[PROBLEM TO WORK ON] Look through the material for lines with the word "Exactly", and copy each one.

-------- RECORDS FOR THE EXERCISE --------

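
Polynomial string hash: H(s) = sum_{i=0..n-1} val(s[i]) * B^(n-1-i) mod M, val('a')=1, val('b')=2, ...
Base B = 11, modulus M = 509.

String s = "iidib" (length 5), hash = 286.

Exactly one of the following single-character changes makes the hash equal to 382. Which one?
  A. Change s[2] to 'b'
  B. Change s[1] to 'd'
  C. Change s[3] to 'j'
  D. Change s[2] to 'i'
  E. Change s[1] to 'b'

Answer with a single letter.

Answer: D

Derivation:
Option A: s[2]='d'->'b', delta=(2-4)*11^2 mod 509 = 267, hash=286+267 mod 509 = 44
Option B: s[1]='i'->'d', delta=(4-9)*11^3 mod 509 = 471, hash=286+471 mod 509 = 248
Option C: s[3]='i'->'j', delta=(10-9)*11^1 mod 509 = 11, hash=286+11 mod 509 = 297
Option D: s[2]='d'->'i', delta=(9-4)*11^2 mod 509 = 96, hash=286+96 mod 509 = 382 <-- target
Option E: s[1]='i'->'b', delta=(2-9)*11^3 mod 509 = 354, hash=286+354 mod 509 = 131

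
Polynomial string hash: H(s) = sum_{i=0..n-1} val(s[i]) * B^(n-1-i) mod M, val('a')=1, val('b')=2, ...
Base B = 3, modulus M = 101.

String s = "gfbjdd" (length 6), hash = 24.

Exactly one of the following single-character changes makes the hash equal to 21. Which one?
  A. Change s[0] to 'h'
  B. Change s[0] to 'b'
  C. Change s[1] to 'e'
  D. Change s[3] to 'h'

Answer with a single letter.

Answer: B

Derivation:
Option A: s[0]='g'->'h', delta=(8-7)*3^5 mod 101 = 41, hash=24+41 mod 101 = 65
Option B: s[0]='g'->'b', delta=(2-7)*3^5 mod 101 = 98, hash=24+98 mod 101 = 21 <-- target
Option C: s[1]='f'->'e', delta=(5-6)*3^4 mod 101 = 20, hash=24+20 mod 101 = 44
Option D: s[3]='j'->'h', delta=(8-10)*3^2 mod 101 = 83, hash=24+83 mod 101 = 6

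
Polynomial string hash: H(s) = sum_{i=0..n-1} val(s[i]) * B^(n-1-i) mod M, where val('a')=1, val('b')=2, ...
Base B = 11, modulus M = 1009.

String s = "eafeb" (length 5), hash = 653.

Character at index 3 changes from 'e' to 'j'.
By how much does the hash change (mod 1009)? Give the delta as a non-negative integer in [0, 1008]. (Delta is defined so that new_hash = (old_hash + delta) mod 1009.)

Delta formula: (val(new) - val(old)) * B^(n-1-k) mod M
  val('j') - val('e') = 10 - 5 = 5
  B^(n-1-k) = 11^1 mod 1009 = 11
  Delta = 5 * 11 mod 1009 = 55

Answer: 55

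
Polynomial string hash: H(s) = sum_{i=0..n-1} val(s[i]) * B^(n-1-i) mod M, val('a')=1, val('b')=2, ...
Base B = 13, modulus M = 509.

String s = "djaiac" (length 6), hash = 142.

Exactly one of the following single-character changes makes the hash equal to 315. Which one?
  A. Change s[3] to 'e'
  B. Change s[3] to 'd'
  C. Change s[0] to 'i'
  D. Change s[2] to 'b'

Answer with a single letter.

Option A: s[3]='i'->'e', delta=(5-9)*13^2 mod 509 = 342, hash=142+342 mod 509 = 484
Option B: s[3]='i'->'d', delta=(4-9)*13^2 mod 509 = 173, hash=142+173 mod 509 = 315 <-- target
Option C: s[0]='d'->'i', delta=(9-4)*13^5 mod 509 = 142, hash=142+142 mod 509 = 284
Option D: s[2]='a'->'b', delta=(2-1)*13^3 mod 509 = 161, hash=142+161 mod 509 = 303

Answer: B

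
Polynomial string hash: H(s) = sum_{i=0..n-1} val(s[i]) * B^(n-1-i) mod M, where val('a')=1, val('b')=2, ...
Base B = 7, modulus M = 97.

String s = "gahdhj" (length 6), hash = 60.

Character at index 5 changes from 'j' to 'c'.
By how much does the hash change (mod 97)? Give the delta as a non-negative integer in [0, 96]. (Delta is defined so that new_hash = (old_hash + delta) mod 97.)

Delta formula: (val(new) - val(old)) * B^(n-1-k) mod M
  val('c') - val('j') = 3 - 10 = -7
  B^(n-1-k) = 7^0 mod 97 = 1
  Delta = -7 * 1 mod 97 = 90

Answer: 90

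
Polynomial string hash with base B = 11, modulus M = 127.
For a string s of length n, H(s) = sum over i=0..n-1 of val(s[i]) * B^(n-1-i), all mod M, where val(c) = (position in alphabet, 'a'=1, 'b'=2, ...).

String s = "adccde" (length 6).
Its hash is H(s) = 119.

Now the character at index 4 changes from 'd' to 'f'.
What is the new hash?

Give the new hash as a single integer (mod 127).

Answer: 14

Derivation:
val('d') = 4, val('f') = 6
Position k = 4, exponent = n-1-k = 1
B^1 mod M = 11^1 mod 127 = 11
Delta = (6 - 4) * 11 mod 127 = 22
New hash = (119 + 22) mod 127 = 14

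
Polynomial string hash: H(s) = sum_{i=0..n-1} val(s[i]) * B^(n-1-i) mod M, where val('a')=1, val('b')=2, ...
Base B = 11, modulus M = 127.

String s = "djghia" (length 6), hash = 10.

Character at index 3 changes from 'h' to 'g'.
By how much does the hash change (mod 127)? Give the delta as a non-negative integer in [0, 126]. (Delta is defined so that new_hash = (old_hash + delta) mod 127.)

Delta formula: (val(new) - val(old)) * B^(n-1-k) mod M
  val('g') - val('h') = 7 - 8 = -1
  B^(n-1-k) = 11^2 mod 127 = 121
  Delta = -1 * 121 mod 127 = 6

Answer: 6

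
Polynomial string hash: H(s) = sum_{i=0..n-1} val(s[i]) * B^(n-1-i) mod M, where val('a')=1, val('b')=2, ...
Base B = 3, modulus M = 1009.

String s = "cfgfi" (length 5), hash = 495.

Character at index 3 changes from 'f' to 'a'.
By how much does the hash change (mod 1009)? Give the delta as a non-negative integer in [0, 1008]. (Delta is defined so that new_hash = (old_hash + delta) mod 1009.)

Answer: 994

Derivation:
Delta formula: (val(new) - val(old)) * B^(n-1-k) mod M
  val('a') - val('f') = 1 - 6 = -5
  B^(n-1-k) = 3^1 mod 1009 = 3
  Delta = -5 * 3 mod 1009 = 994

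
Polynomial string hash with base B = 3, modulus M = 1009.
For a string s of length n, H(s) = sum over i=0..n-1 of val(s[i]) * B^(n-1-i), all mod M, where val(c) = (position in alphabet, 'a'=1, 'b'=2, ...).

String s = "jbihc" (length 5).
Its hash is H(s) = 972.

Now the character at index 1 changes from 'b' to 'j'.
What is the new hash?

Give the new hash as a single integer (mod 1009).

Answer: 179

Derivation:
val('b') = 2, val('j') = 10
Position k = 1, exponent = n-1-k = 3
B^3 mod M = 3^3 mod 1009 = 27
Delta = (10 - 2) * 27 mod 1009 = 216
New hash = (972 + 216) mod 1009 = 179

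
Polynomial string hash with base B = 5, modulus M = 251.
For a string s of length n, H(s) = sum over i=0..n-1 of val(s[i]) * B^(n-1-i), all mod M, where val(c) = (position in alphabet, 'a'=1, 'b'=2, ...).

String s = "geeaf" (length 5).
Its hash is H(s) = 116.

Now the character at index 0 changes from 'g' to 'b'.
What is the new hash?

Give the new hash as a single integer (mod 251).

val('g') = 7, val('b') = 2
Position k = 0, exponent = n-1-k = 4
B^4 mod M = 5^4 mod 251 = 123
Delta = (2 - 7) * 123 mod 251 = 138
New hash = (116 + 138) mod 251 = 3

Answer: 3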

--------
-------- RECORDS FOR THE EXERCISE --------

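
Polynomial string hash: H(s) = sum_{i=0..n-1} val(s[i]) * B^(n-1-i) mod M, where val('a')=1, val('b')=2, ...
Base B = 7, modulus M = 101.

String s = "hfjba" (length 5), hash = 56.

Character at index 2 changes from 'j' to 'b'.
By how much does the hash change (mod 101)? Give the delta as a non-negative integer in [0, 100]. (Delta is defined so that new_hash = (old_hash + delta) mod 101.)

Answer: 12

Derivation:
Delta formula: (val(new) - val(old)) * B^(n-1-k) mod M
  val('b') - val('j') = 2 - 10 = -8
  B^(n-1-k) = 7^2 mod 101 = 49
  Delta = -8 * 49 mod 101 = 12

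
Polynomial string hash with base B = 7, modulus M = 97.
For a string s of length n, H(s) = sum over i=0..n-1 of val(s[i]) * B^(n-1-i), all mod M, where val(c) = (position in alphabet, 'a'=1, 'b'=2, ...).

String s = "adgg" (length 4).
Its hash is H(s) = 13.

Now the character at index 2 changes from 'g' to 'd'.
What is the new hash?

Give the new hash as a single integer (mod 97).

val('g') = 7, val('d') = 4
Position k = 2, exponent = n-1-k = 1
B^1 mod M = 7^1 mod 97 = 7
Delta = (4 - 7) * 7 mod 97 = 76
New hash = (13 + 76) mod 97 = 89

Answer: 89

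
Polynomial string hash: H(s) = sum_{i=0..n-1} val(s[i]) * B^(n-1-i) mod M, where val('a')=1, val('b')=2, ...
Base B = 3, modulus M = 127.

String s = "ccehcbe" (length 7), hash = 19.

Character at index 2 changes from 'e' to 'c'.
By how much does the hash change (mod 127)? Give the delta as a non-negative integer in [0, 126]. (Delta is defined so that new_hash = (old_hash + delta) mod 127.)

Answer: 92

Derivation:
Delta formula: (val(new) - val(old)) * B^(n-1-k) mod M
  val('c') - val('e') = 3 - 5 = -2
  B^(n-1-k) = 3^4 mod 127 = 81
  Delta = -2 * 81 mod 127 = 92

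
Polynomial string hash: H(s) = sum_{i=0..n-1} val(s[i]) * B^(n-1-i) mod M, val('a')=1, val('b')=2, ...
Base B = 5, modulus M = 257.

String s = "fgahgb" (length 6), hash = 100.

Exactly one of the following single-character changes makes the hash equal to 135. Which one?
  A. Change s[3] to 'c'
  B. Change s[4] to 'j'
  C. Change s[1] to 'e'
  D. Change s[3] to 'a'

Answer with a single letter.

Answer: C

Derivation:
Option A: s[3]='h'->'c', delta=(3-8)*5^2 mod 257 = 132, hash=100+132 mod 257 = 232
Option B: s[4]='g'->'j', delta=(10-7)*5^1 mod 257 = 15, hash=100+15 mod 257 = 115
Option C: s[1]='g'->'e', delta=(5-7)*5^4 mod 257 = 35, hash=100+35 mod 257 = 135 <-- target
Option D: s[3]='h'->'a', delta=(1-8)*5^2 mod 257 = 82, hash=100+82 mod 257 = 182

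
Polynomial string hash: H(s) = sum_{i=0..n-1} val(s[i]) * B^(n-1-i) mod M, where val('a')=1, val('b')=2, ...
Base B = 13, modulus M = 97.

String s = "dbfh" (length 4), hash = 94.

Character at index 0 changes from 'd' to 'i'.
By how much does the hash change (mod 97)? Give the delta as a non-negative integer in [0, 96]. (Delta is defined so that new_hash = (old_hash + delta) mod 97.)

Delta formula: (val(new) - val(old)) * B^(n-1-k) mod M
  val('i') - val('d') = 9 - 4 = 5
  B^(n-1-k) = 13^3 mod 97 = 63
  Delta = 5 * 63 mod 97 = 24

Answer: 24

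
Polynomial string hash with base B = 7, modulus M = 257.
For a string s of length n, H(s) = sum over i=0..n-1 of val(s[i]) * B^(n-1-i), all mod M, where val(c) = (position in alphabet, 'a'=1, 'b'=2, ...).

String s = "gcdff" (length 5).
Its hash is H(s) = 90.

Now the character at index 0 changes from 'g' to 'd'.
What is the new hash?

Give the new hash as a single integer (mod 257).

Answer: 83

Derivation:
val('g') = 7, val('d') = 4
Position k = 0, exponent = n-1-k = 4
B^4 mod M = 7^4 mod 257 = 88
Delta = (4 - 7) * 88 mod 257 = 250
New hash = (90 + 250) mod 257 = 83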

--------

[ANSWER SPACE]
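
Exactly one of the following single-character changes makes the hash equal to 382. Which one?
Exactly one of the following single-character changes makes the hash equal to 21. Which one?
Exactly one of the following single-character changes makes the hash equal to 315. Which one?
Exactly one of the following single-character changes makes the hash equal to 135. Which one?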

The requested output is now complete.